**Task brief**
Nothing but an exact copy of the records below counts as the answer.

**Dataset excerpts**
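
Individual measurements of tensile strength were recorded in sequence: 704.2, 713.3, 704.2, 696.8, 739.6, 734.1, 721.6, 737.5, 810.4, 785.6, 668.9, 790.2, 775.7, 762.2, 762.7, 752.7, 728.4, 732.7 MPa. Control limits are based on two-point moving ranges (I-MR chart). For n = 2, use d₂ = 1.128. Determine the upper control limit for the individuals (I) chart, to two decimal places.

X̄ = (704.2 + 713.3 + 704.2 + 696.8 + 739.6 + 734.1 + 721.6 + 737.5 + 810.4 + 785.6 + 668.9 + 790.2 + 775.7 + 762.2 + 762.7 + 752.7 + 728.4 + 732.7) / 18 = 740.0444
Moving ranges: 9.1, 9.1, 7.4, 42.8, 5.5, 12.5, 15.9, 72.9, 24.8, 116.7, 121.3, 14.5, 13.5, 0.5, 10.0, 24.3, 4.3; M̄R̄ = 505.1000 / 17 = 29.7118
UCL = X̄ + 3·M̄R̄/d₂ = 740.0444 + 3 × 29.7118 / 1.128 = 819.0651

819.07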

**Solution to this problem**
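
Individual measurements of tensile strength were recorded in sequence: 704.2, 713.3, 704.2, 696.8, 739.6, 734.1, 721.6, 737.5, 810.4, 785.6, 668.9, 790.2, 775.7, 762.2, 762.7, 752.7, 728.4, 732.7 MPa. Control limits are based on two-point moving ranges (I-MR chart). For n = 2, use d₂ = 1.128. Determine the upper control limit for the individuals (I) chart, to two decimal places.

X̄ = (704.2 + 713.3 + 704.2 + 696.8 + 739.6 + 734.1 + 721.6 + 737.5 + 810.4 + 785.6 + 668.9 + 790.2 + 775.7 + 762.2 + 762.7 + 752.7 + 728.4 + 732.7) / 18 = 740.0444
Moving ranges: 9.1, 9.1, 7.4, 42.8, 5.5, 12.5, 15.9, 72.9, 24.8, 116.7, 121.3, 14.5, 13.5, 0.5, 10.0, 24.3, 4.3; M̄R̄ = 505.1000 / 17 = 29.7118
UCL = X̄ + 3·M̄R̄/d₂ = 740.0444 + 3 × 29.7118 / 1.128 = 819.0651

819.07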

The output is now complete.